> EXERCISE DIRECTIONS
Only a number is wanted here: how many lines in the entries below contain the word "data".

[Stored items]

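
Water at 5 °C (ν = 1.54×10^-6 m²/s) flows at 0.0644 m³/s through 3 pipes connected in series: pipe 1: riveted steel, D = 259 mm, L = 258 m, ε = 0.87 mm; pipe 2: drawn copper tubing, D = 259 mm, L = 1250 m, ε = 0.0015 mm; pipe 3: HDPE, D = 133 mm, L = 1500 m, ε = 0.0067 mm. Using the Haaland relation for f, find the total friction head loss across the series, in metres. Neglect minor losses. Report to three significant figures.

Pipe 1: V = 1.222 m/s, Re = 2.06×10^5, ε/D = 0.00336, f = 0.02761, h_1 = f(L/D)V²/2g = 2.095 m
Pipe 2: V = 1.222 m/s, Re = 2.06×10^5, ε/D = 5.79×10^-6, f = 0.01545, h_2 = f(L/D)V²/2g = 5.679 m
Pipe 3: V = 4.635 m/s, Re = 4.00×10^5, ε/D = 5.04×10^-5, f = 0.01413, h_3 = f(L/D)V²/2g = 174.5 m
Series → Q common, losses add: H = Σh = 182.3 m

H ≈ 182 m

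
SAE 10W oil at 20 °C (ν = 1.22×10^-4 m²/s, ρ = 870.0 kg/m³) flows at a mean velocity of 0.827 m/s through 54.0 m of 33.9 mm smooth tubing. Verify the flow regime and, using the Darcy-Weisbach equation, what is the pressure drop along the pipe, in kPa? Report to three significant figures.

Δp ≈ 132 kPa

Re = VD/ν = 0.827·0.03390/1.22×10^-4 = 230 → laminar (Re < 2300)
f = 64/Re = 0.2785
h_f = f(L/D)V²/(2g) = 0.2785·(54.0/0.03390)·0.827²/(2·9.81) = 15.46 m
Δp = ρg·h_f = 870.0·9.81·15.46 = 132.0 kPa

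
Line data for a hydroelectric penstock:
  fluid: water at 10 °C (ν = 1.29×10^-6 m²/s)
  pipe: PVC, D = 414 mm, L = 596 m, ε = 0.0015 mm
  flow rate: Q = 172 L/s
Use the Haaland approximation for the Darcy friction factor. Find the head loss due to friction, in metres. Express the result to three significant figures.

V = 4Q/(πD²) = 4·0.172/(π·0.414²) = 1.278 m/s
Re = VD/ν = 1.278·0.414/1.29×10^-6 = 4.10×10^5 → turbulent
ε/D = 0.0015/414 = 3.62×10^-6
Haaland: f = 0.01357
h_f = f(L/D)V²/(2g) = 0.01357·(596/0.414)·1.278²/(2·9.81) = 1.626 m

h_f ≈ 1.63 m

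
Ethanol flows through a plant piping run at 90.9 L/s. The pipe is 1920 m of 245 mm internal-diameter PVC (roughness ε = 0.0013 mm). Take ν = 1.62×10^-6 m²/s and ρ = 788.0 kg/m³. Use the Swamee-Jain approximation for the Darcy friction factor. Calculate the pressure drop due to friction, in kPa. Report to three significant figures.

Δp ≈ 167 kPa

V = 4Q/(πD²) = 4·0.0909/(π·0.245²) = 1.928 m/s
Re = VD/ν = 1.928·0.245/1.62×10^-6 = 2.92×10^5 → turbulent
ε/D = 0.0013/245 = 5.31×10^-6
Swamee-Jain: f = 0.01451
h_f = f(L/D)V²/(2g) = 0.01451·(1920/0.245)·1.928²/(2·9.81) = 21.55 m
Δp = ρg·h_f = 788.0·9.81·21.55 = 166.6 kPa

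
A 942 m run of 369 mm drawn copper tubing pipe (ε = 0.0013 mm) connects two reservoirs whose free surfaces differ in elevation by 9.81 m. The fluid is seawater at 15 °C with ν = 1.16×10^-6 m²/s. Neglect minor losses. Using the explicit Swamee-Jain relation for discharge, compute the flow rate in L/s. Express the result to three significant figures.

Q ≈ 266 L/s

Swamee-Jain (Type II): Q = -0.965·√(gD⁵h_f/L)·ln[ε/(3.7D) + √(3.17ν²L/(gD³h_f))]
√(gD⁵h_f/L) = √(9.81·0.369⁵·9.81/942) = 0.02644
ε/(3.7D) = 9.52×10^-7; √(3.17ν²L/(gD³h_f)) = 2.88×10^-5
Q = -0.965·0.02644·ln(2.978×10^-5) = 0.2659 m³/s
Check: V = 2.49 m/s, Re = 7.91×10^5, f = 0.01216, h_f = 9.78 m ≈ 9.81 m ✓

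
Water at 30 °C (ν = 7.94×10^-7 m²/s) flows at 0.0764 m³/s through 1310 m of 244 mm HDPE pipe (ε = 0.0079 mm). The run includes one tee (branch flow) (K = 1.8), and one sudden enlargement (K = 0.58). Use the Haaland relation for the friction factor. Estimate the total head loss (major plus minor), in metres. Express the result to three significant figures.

H_L ≈ 10.1 m

V = 4Q/(πD²) = 1.634 m/s; V²/2g = 0.1361 m
Re = 5.02×10^5, ε/D = 3.24×10^-5 → f = 0.01345 (Haaland)
Major: h_f = f(L/D)·V²/2g = 0.01345·5369·0.1361 = 9.822 m
Minor: ΣK = 2.38; h_m = ΣK·V²/2g = 0.3238 m
Total H_L = 9.822 + 0.3238 = 10.15 m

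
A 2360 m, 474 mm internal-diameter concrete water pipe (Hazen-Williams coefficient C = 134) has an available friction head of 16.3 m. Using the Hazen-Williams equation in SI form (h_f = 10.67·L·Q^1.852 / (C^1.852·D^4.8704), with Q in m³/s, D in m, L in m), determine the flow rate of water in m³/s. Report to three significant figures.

Rearranging: Q = [h_f·C^1.852·D^4.8704 / (10.67·L)]^(1/1.852)
Q = [16.3·134^1.852·0.474^4.8704 / (10.67·2360)]^0.540 = 0.3569 m³/s

Q ≈ 0.357 m³/s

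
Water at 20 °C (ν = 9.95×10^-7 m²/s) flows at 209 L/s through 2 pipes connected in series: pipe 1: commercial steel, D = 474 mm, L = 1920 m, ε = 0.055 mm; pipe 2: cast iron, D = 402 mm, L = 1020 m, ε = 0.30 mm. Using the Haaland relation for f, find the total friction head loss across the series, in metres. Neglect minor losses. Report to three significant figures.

H ≈ 10.7 m

Pipe 1: V = 1.184 m/s, Re = 5.64×10^5, ε/D = 1.16×10^-4, f = 0.01426, h_1 = f(L/D)V²/2g = 4.129 m
Pipe 2: V = 1.647 m/s, Re = 6.65×10^5, ε/D = 7.46×10^-4, f = 0.01883, h_2 = f(L/D)V²/2g = 6.604 m
Series → Q common, losses add: H = Σh = 10.73 m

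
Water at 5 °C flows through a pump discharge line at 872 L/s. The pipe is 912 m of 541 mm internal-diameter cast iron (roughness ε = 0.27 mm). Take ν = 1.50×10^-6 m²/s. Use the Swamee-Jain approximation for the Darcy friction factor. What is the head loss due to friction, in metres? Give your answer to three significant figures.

V = 4Q/(πD²) = 4·0.872/(π·0.541²) = 3.793 m/s
Re = VD/ν = 3.793·0.541/1.50×10^-6 = 1.37×10^6 → turbulent
ε/D = 0.27/541 = 4.99×10^-4
Swamee-Jain: f = 0.01715
h_f = f(L/D)V²/(2g) = 0.01715·(912/0.541)·3.793²/(2·9.81) = 21.21 m

h_f ≈ 21.2 m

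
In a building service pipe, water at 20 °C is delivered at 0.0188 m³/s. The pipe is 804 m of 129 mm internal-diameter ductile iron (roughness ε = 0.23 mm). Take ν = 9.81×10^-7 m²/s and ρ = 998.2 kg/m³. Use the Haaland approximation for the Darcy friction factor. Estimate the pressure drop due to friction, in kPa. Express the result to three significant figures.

Δp ≈ 152 kPa

V = 4Q/(πD²) = 4·0.0188/(π·0.129²) = 1.438 m/s
Re = VD/ν = 1.438·0.129/9.81×10^-7 = 1.89×10^5 → turbulent
ε/D = 0.23/129 = 0.00178
Haaland: f = 0.02366
h_f = f(L/D)V²/(2g) = 0.02366·(804/0.129)·1.438²/(2·9.81) = 15.55 m
Δp = ρg·h_f = 998.2·9.81·15.55 = 152.3 kPa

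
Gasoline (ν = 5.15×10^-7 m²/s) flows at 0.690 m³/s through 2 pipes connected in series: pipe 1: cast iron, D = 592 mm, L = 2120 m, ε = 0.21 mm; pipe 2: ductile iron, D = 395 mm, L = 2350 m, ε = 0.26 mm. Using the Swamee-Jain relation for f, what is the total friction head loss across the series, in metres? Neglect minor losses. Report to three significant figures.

Pipe 1: V = 2.507 m/s, Re = 2.88×10^6, ε/D = 3.55×10^-4, f = 0.01578, h_1 = f(L/D)V²/2g = 18.10 m
Pipe 2: V = 5.631 m/s, Re = 4.32×10^6, ε/D = 6.58×10^-4, f = 0.01792, h_2 = f(L/D)V²/2g = 172.3 m
Series → Q common, losses add: H = Σh = 190.4 m

H ≈ 190 m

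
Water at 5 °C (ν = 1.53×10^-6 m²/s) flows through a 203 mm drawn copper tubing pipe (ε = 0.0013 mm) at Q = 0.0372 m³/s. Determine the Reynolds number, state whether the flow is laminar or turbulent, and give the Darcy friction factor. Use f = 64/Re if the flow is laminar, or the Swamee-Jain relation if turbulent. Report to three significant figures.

V = 4Q/(πD²) = 1.149 m/s
Re = VD/ν = 1.149·0.203/1.53×10^-6 = 1.52×10^5
Re > 4000 → turbulent; ε/D = 6.40×10^-6
Swamee-Jain: f = 0.01644

Re ≈ 1.52×10^5; turbulent; f ≈ 0.0164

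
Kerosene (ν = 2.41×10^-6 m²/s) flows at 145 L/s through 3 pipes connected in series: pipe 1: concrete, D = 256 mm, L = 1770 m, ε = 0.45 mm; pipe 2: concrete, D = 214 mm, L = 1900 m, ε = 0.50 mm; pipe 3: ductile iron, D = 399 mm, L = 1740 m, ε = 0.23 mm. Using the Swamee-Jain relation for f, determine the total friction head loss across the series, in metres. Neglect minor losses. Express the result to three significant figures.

H ≈ 255 m

Pipe 1: V = 2.817 m/s, Re = 2.99×10^5, ε/D = 0.00176, f = 0.02345, h_1 = f(L/D)V²/2g = 65.57 m
Pipe 2: V = 4.031 m/s, Re = 3.58×10^5, ε/D = 0.00234, f = 0.02501, h_2 = f(L/D)V²/2g = 183.9 m
Pipe 3: V = 1.160 m/s, Re = 1.92×10^5, ε/D = 5.76×10^-4, f = 0.01939, h_3 = f(L/D)V²/2g = 5.796 m
Series → Q common, losses add: H = Σh = 255.3 m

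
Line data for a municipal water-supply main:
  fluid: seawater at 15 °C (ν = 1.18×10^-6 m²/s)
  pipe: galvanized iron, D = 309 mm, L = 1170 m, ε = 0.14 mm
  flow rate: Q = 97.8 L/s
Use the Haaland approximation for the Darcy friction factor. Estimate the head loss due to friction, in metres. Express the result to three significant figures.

h_f ≈ 5.79 m

V = 4Q/(πD²) = 4·0.0978/(π·0.309²) = 1.304 m/s
Re = VD/ν = 1.304·0.309/1.18×10^-6 = 3.42×10^5 → turbulent
ε/D = 0.14/309 = 4.53×10^-4
Haaland: f = 0.01764
h_f = f(L/D)V²/(2g) = 0.01764·(1170/0.309)·1.304²/(2·9.81) = 5.791 m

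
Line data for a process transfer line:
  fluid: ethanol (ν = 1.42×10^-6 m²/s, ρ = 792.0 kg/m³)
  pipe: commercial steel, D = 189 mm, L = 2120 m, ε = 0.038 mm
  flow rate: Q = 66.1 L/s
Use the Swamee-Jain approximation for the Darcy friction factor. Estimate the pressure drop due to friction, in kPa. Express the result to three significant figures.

Δp ≈ 400 kPa

V = 4Q/(πD²) = 4·0.0661/(π·0.189²) = 2.356 m/s
Re = VD/ν = 2.356·0.189/1.42×10^-6 = 3.14×10^5 → turbulent
ε/D = 0.038/189 = 2.01×10^-4
Swamee-Jain: f = 0.01624
h_f = f(L/D)V²/(2g) = 0.01624·(2120/0.189)·2.356²/(2·9.81) = 51.54 m
Δp = ρg·h_f = 792.0·9.81·51.54 = 400.4 kPa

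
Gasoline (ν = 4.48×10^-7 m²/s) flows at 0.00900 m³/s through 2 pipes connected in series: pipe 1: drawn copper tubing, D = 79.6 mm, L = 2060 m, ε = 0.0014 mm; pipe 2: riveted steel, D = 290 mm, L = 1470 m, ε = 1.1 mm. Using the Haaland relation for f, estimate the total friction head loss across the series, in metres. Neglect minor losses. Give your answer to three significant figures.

H ≈ 61.9 m

Pipe 1: V = 1.809 m/s, Re = 3.21×10^5, ε/D = 1.76×10^-5, f = 0.01431, h_1 = f(L/D)V²/2g = 61.75 m
Pipe 2: V = 0.1363 m/s, Re = 8.82×10^4, ε/D = 0.00379, f = 0.02917, h_2 = f(L/D)V²/2g = 0.1399 m
Series → Q common, losses add: H = Σh = 61.89 m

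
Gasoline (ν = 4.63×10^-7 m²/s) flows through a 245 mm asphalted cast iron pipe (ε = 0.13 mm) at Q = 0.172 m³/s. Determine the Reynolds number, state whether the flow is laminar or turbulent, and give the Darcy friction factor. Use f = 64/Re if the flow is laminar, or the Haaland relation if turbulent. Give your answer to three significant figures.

V = 4Q/(πD²) = 3.648 m/s
Re = VD/ν = 3.648·0.245/4.63×10^-7 = 1.93×10^6
Re > 4000 → turbulent; ε/D = 5.31×10^-4
Haaland: f = 0.01718

Re ≈ 1.93×10^6; turbulent; f ≈ 0.0172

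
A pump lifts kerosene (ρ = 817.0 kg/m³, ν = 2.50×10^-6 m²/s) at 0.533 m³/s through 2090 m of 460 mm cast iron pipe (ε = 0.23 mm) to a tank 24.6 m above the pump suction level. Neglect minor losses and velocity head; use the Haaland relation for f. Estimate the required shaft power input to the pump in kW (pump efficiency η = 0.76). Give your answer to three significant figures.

P_shaft ≈ 372 kW

V = 4Q/(πD²) = 3.207 m/s; Re = 5.90×10^5; ε/D = 5.00×10^-4; f = 0.01746
h_f = f(L/D)V²/2g = 41.58 m
Total head H = z + h_f = 24.6 + 41.58 = 66.18 m
P_hyd = ρgQH = 817.0·9.81·0.533·66.18 = 282.7 kW
P_shaft = P_hyd/η = 282.7/0.76 = 372.0 kW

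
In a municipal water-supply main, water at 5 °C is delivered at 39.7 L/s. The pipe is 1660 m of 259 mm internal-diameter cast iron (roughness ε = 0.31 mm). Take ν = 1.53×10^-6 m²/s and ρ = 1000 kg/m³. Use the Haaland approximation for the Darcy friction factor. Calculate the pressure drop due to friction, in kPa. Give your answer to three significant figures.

V = 4Q/(πD²) = 4·0.0397/(π·0.259²) = 0.7535 m/s
Re = VD/ν = 0.7535·0.259/1.53×10^-6 = 1.28×10^5 → turbulent
ε/D = 0.31/259 = 0.00120
Haaland: f = 0.02223
h_f = f(L/D)V²/(2g) = 0.02223·(1660/0.259)·0.7535²/(2·9.81) = 4.123 m
Δp = ρg·h_f = 1000·9.81·4.123 = 40.44 kPa

Δp ≈ 40.4 kPa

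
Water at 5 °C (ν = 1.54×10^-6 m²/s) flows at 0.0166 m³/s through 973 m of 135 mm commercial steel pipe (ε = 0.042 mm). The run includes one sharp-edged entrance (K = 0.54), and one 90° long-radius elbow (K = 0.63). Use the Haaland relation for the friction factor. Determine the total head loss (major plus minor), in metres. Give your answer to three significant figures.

H_L ≈ 9.57 m

V = 4Q/(πD²) = 1.160 m/s; V²/2g = 0.06855 m
Re = 1.02×10^5, ε/D = 3.11×10^-4 → f = 0.01920 (Haaland)
Major: h_f = f(L/D)·V²/2g = 0.01920·7207·0.06855 = 9.485 m
Minor: ΣK = 1.17; h_m = ΣK·V²/2g = 0.08020 m
Total H_L = 9.485 + 0.08020 = 9.565 m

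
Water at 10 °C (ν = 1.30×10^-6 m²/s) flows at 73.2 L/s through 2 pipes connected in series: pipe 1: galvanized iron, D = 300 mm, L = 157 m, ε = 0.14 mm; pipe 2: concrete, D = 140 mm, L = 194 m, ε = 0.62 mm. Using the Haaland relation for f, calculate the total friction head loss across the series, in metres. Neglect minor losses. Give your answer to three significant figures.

Pipe 1: V = 1.036 m/s, Re = 2.39×10^5, ε/D = 4.67×10^-4, f = 0.01818, h_1 = f(L/D)V²/2g = 0.5201 m
Pipe 2: V = 4.755 m/s, Re = 5.12×10^5, ε/D = 0.00443, f = 0.02952, h_2 = f(L/D)V²/2g = 47.15 m
Series → Q common, losses add: H = Σh = 47.67 m

H ≈ 47.7 m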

> RESULT
3